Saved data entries
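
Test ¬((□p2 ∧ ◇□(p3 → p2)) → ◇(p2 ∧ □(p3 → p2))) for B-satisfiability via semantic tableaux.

1. ¬((□p2 ∧ ◇□(p3 → p2)) → ◇(p2 ∧ □(p3 → p2))), 0
2. □p2 ∧ ◇□(p3 → p2), 0
3. ¬◇(p2 ∧ □(p3 → p2)), 0
4. □p2, 0
5. ◇□(p3 → p2), 0
6. ¬(p2 ∧ □(p3 → p2)), 0
7. p2, 0
8. ¬□(p3 → p2), 0
9. □(p3 → p2), 1
10. ¬(p2 ∧ □(p3 → p2)), 1
11. p2, 1
12. p3 → p2, 0
13. p3 → p2, 1
14. ¬□(p3 → p2), 1
15. ¬(p3 → p2), 2
16. p3, 2
17. ¬p2, 2
18. ¬(p2 ∧ □(p3 → p2)), 2
19. p2, 2
Accessibility: 0R0, 0R1, 0R2, 1R0, 1R1, 2R0, 2R2
Branch closes: p2 and ¬p2 both at 2.
Every branch closes; the branch above is one of them.

No, unsatisfiable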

▶ [Goal of the exercise]:
Set down every record once more, exactly as written.

▶ [The completed task]:
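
Test ¬((□p2 ∧ ◇□(p3 → p2)) → ◇(p2 ∧ □(p3 → p2))) for B-satisfiability via semantic tableaux.

1. ¬((□p2 ∧ ◇□(p3 → p2)) → ◇(p2 ∧ □(p3 → p2))), 0
2. □p2 ∧ ◇□(p3 → p2), 0
3. ¬◇(p2 ∧ □(p3 → p2)), 0
4. □p2, 0
5. ◇□(p3 → p2), 0
6. ¬(p2 ∧ □(p3 → p2)), 0
7. p2, 0
8. ¬□(p3 → p2), 0
9. □(p3 → p2), 1
10. ¬(p2 ∧ □(p3 → p2)), 1
11. p2, 1
12. p3 → p2, 0
13. p3 → p2, 1
14. ¬□(p3 → p2), 1
15. ¬(p3 → p2), 2
16. p3, 2
17. ¬p2, 2
18. ¬(p2 ∧ □(p3 → p2)), 2
19. p2, 2
Accessibility: 0R0, 0R1, 0R2, 1R0, 1R1, 2R0, 2R2
Branch closes: p2 and ¬p2 both at 2.
Every branch closes; the branch above is one of them.

No, unsatisfiable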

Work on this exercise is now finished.